(Excerpts from a dataset)
━━━

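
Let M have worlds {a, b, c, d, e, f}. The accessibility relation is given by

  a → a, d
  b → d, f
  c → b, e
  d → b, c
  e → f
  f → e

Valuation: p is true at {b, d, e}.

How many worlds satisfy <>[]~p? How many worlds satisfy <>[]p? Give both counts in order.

For <>[]~p:
a: successors {a, d}; []~p there: a:F, d:F. ✗
b: successors {d, f}; []~p there: d:F, f:F. ✗
c: successors {b, e}; []~p there: b:F, e:T. ✓
d: successors {b, c}; []~p there: b:F, c:F. ✗
e: successors {f}; []~p there: f:F. ✗
f: successors {e}; []~p there: e:T. ✓
— 2 worlds.
For <>[]p:
a: successors {a, d}; []p there: a:F, d:F. ✗
b: successors {d, f}; []p there: d:F, f:T. ✓
c: successors {b, e}; []p there: b:F, e:F. ✗
d: successors {b, c}; []p there: b:F, c:T. ✓
e: successors {f}; []p there: f:T. ✓
f: successors {e}; []p there: e:F. ✗
— 3 worlds.

2 and 3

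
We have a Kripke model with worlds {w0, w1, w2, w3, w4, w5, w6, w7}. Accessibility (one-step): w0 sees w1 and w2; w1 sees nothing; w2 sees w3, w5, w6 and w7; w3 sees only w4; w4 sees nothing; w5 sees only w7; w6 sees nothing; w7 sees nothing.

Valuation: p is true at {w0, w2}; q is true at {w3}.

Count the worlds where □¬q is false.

1

w0: successors {w1, w2}; ¬q there: w1:T, w2:T. ✓
w1: no successors, so □¬q holds vacuously. ✓
w2: successors {w3, w5, w6, w7}; ¬q there: w3:F, w5:T, w6:T, w7:T. ✗
w3: successors {w4}; ¬q there: w4:T. ✓
w4: no successors, so □¬q holds vacuously. ✓
w5: successors {w7}; ¬q there: w7:T. ✓
w6: no successors, so □¬q holds vacuously. ✓
w7: no successors, so □¬q holds vacuously. ✓
Satisfying worlds: {w0, w1, w3, w4, w5, w6, w7}.
So □¬q fails at the other 1 world.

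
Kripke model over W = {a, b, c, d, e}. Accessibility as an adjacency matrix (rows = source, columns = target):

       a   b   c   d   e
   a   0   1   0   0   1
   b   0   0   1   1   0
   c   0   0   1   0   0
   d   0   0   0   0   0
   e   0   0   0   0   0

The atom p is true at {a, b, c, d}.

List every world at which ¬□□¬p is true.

a: □□¬p is F. ✓
b: □□¬p is F. ✓
c: □□¬p is F. ✓
d: □□¬p is T. ✗
e: □□¬p is T. ✗

{a, b, c}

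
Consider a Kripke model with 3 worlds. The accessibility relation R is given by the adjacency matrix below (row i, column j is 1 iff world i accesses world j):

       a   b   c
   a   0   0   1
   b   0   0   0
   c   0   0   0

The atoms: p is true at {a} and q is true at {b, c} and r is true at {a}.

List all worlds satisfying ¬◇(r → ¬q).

a: ◇(r → ¬q) is T. ✗
b: ◇(r → ¬q) is F. ✓
c: ◇(r → ¬q) is F. ✓

{b, c}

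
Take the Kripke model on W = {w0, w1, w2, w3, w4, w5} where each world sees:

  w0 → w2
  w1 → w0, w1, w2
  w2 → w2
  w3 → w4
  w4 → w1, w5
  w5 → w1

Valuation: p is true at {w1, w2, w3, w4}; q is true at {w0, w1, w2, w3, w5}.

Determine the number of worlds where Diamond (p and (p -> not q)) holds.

1

w0: successors {w2}; p and (p -> not q) there: w2:F. ✗
w1: successors {w0, w1, w2}; p and (p -> not q) there: w0:F, w1:F, w2:F. ✗
w2: successors {w2}; p and (p -> not q) there: w2:F. ✗
w3: successors {w4}; p and (p -> not q) there: w4:T. ✓
w4: successors {w1, w5}; p and (p -> not q) there: w1:F, w5:F. ✗
w5: successors {w1}; p and (p -> not q) there: w1:F. ✗
Satisfying worlds: {w3}.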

━━━

» Assigned task: Copy exactly the line containing "Take the Kripke" and every line after it, ending with the last line of the records above.

» Task answer:
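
Take the Kripke model on W = {w0, w1, w2, w3, w4, w5} where each world sees:

  w0 → w2
  w1 → w0, w1, w2
  w2 → w2
  w3 → w4
  w4 → w1, w5
  w5 → w1

Valuation: p is true at {w1, w2, w3, w4}; q is true at {w0, w1, w2, w3, w5}.

Determine the number of worlds where Diamond (p and (p -> not q)) holds.

1

w0: successors {w2}; p and (p -> not q) there: w2:F. ✗
w1: successors {w0, w1, w2}; p and (p -> not q) there: w0:F, w1:F, w2:F. ✗
w2: successors {w2}; p and (p -> not q) there: w2:F. ✗
w3: successors {w4}; p and (p -> not q) there: w4:T. ✓
w4: successors {w1, w5}; p and (p -> not q) there: w1:F, w5:F. ✗
w5: successors {w1}; p and (p -> not q) there: w1:F. ✗
Satisfying worlds: {w3}.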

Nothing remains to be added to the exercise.